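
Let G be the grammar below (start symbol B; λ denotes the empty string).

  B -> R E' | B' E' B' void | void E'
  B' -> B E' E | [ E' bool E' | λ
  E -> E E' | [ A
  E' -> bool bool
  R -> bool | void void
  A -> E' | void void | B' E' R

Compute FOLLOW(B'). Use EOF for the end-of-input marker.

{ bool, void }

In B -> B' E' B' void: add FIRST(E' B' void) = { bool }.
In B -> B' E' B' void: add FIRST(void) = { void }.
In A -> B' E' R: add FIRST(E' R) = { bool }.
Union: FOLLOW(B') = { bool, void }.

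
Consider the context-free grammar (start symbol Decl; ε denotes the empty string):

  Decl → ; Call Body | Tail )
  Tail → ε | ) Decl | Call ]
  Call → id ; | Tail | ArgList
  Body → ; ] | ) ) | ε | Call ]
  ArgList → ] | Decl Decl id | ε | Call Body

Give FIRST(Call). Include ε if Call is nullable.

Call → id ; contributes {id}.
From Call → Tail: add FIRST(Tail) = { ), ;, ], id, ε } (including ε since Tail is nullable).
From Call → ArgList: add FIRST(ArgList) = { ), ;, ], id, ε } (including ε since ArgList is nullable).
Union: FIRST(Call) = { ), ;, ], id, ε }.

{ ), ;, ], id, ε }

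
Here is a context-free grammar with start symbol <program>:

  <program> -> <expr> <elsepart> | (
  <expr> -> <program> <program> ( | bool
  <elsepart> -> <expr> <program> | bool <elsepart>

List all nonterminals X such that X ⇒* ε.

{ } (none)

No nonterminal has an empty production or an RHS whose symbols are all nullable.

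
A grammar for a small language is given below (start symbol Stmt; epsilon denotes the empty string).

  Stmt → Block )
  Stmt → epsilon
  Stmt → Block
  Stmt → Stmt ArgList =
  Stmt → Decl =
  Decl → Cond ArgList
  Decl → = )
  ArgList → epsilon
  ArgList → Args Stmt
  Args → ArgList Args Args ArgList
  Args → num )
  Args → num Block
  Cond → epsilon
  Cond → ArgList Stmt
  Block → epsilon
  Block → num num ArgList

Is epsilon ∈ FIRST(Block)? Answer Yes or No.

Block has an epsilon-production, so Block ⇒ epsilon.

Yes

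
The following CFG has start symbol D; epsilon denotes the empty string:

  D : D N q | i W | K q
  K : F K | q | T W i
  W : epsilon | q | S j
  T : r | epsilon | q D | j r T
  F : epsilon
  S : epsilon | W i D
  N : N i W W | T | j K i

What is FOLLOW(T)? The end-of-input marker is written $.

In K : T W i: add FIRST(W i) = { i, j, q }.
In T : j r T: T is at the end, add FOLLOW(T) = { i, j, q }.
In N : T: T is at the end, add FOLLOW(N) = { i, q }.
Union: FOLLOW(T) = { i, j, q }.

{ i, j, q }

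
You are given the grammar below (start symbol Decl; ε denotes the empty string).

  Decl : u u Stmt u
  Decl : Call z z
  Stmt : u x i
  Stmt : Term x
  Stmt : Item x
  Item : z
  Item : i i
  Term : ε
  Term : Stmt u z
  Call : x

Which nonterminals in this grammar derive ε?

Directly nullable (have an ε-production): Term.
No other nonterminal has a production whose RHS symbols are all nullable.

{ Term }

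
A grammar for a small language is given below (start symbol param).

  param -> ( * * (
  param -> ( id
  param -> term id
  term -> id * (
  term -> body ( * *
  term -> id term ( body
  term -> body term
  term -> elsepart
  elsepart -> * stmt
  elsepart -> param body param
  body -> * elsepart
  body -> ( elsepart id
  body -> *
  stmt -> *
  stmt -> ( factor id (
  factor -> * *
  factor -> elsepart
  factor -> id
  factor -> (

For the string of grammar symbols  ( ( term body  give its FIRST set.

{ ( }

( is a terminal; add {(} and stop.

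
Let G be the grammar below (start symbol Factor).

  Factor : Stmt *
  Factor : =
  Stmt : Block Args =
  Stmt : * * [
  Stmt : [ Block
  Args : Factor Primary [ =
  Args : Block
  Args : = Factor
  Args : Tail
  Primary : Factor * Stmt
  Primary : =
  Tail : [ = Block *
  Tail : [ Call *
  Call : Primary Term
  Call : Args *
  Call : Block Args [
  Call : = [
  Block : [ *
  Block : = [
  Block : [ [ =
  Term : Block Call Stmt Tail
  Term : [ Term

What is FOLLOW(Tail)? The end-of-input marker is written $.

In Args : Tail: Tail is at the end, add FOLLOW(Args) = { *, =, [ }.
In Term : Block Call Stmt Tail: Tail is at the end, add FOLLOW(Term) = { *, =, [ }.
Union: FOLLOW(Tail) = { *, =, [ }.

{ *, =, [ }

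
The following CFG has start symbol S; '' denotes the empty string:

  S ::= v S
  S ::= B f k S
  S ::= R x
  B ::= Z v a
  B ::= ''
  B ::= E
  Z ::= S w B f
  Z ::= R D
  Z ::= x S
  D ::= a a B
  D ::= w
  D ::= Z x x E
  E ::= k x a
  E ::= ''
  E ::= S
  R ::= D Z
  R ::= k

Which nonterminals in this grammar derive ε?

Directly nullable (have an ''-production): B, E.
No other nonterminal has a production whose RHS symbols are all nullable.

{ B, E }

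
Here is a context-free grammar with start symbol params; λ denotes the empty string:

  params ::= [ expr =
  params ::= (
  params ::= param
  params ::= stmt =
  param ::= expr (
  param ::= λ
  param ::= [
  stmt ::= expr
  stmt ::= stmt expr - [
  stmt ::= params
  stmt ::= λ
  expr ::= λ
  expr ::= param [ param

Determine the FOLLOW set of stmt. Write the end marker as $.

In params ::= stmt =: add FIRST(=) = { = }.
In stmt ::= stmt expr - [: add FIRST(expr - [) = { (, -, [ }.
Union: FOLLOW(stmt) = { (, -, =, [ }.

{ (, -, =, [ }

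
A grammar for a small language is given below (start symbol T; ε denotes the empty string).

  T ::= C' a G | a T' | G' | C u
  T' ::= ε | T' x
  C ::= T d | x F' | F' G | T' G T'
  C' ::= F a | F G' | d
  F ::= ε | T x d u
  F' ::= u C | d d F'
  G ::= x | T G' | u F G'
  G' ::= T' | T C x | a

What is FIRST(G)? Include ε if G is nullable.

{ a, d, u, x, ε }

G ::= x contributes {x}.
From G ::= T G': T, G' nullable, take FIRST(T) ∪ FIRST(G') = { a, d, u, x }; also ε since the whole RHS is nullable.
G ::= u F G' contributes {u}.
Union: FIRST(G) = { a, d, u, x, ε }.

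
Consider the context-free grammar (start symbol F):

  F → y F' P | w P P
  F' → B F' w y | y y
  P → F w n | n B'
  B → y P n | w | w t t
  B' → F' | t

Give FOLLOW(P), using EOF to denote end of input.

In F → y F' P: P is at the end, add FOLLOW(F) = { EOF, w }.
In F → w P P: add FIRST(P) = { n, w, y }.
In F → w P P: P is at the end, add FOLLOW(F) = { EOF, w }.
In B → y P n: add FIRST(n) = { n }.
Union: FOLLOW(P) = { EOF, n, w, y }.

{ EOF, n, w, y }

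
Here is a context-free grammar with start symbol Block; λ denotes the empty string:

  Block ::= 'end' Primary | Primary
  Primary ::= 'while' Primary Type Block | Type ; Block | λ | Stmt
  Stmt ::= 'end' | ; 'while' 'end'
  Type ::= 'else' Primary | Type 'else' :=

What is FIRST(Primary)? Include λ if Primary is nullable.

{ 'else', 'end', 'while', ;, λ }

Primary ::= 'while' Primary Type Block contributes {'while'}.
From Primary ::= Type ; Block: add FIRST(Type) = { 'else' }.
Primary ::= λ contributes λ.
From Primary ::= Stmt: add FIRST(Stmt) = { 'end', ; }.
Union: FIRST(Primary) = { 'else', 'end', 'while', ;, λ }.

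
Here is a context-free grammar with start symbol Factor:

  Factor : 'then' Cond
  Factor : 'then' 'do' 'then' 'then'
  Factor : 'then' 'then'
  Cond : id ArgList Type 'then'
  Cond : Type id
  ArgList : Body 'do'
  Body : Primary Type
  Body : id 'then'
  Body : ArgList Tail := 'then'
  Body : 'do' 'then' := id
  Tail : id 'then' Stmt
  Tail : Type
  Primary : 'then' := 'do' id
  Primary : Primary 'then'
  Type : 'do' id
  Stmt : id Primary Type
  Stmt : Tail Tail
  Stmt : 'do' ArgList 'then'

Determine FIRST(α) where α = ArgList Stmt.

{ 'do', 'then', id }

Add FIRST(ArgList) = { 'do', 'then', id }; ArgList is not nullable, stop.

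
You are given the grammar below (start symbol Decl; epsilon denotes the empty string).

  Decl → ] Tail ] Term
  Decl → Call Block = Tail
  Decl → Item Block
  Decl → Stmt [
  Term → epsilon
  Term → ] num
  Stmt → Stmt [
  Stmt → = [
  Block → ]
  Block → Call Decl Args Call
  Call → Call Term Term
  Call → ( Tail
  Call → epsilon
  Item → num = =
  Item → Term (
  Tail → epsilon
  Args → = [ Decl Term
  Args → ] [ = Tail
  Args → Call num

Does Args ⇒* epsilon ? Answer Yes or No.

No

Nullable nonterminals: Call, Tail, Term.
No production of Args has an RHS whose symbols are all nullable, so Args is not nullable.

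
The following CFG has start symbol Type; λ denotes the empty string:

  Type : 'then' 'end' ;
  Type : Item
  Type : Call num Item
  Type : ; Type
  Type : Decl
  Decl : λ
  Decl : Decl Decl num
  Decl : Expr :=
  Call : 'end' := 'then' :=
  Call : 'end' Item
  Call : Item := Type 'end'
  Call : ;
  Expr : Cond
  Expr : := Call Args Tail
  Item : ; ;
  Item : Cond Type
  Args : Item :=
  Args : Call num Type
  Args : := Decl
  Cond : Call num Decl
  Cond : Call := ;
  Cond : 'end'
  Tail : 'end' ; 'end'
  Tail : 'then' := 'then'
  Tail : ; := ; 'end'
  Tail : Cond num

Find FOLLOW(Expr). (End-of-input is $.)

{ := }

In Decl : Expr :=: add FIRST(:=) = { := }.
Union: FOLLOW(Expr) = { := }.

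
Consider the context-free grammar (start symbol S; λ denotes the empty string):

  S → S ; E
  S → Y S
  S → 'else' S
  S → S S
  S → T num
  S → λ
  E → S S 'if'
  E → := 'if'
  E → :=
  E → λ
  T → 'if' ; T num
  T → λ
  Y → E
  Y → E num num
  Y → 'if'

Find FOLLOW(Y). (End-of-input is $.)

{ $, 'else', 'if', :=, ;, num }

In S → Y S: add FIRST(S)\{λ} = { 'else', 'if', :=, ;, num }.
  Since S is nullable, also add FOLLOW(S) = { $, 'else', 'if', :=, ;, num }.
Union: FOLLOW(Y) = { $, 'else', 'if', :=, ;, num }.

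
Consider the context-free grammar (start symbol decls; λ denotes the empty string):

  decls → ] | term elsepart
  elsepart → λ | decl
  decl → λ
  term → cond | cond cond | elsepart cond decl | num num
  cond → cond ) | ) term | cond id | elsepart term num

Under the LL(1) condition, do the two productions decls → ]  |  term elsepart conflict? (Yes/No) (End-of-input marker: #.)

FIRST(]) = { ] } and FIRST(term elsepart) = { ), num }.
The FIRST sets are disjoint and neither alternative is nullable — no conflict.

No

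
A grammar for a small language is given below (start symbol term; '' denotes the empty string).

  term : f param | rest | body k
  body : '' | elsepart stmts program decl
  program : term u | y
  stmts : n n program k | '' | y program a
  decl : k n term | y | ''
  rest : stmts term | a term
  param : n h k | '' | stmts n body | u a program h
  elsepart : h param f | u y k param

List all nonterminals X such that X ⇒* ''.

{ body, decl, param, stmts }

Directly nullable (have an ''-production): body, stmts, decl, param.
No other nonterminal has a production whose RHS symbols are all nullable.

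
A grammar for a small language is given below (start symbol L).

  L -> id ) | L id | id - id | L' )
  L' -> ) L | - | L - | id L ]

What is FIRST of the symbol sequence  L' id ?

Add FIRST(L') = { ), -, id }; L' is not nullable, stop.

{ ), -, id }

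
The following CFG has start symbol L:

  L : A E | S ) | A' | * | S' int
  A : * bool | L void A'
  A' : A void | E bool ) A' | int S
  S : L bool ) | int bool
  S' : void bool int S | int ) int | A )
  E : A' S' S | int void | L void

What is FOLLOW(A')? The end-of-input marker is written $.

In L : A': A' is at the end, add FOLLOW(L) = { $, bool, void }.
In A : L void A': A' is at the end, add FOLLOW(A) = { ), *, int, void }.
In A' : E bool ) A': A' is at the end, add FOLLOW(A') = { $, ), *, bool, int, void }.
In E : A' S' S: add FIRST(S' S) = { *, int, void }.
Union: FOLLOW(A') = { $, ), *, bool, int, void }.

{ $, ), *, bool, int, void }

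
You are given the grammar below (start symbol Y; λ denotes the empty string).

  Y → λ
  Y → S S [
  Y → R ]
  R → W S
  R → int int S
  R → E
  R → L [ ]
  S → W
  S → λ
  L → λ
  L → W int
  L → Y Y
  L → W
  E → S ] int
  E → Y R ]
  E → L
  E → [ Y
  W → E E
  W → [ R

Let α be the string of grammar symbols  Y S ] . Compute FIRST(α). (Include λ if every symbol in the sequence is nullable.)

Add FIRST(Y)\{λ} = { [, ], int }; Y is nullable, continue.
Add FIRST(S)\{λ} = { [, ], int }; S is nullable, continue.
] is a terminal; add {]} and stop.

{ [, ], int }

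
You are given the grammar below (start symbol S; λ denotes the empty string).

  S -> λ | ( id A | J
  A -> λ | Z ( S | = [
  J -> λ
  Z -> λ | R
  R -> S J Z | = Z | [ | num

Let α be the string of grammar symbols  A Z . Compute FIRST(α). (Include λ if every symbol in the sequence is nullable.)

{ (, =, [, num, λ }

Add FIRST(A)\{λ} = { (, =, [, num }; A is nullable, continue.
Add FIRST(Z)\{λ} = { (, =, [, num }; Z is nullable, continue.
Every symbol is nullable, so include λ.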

········

Exercise directions:
Please return the lines above exactly, from the first one down to the line with "A -> E' | void void | B' E' R", and stop after that line.

Answer box:
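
Let G be the grammar below (start symbol B; λ denotes the empty string).

  B -> R E' | B' E' B' void | void E'
  B' -> B E' E | [ E' bool E' | λ
  E -> E E' | [ A
  E' -> bool bool
  R -> bool | void void
  A -> E' | void void | B' E' R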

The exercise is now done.